## Input data
☆ ☆ ☆

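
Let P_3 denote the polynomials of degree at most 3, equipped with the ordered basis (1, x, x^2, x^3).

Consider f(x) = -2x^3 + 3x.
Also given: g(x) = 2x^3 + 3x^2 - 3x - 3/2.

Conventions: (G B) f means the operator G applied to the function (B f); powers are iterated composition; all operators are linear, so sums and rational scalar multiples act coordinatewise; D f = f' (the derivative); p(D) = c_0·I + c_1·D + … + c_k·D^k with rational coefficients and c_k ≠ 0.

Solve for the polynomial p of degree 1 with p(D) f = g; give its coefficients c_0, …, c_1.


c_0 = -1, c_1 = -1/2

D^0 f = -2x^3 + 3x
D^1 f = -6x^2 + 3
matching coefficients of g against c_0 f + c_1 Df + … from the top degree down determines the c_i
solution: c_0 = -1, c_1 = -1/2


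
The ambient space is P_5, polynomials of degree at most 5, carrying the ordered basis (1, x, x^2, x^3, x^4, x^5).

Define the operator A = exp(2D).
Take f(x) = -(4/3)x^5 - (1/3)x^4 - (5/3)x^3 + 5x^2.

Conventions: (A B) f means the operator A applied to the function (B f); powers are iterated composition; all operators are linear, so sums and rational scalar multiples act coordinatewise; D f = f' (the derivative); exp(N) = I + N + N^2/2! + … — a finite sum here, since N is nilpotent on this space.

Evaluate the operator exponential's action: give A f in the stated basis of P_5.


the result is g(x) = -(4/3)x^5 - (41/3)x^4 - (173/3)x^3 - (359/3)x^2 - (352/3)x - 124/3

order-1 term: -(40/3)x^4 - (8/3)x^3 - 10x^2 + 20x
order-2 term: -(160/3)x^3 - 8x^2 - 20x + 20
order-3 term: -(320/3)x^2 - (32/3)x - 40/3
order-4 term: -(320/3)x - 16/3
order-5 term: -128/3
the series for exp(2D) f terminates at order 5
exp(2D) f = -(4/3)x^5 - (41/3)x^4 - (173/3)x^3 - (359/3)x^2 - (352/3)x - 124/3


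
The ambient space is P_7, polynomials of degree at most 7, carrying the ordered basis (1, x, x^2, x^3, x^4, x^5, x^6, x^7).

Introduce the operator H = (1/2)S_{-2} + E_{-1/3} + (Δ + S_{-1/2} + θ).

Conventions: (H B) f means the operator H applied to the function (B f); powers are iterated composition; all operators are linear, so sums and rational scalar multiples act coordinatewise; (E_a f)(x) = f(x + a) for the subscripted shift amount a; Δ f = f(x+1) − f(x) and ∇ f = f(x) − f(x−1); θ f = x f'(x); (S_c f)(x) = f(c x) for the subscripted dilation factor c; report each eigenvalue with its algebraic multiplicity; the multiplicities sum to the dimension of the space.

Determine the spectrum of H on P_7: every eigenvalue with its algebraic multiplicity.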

☆ ☆ ☆

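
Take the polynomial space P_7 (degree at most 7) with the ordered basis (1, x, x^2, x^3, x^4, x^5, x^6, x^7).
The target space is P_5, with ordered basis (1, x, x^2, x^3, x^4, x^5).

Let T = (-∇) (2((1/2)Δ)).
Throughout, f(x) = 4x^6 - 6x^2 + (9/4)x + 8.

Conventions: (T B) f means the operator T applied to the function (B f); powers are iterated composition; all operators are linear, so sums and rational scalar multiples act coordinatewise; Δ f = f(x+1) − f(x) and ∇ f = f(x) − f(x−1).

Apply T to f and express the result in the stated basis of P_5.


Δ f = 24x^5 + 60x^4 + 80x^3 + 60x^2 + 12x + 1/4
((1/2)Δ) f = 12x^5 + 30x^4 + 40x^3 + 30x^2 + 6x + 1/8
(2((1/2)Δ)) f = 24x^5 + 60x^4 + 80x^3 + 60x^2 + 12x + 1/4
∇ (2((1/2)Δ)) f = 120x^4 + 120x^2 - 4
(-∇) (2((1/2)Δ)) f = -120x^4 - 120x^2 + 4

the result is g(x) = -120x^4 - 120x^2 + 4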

☆ ☆ ☆

With the line that has "Define the operator A = exp(2D)." as the first and the line that has "Conventions: (A B)" as the last, repeat exactly that run of lines above and no more.

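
Define the operator A = exp(2D).
Take f(x) = -(4/3)x^5 - (1/3)x^4 - (5/3)x^3 + 5x^2.

Conventions: (A B) f means the operator A applied to the function (B f); powers are iterated composition; all operators are linear, so sums and rational scalar multiples act coordinatewise; D f = f' (the derivative); exp(N) = I + N + N^2/2! + … — a finite sum here, since N is nilpotent on this space.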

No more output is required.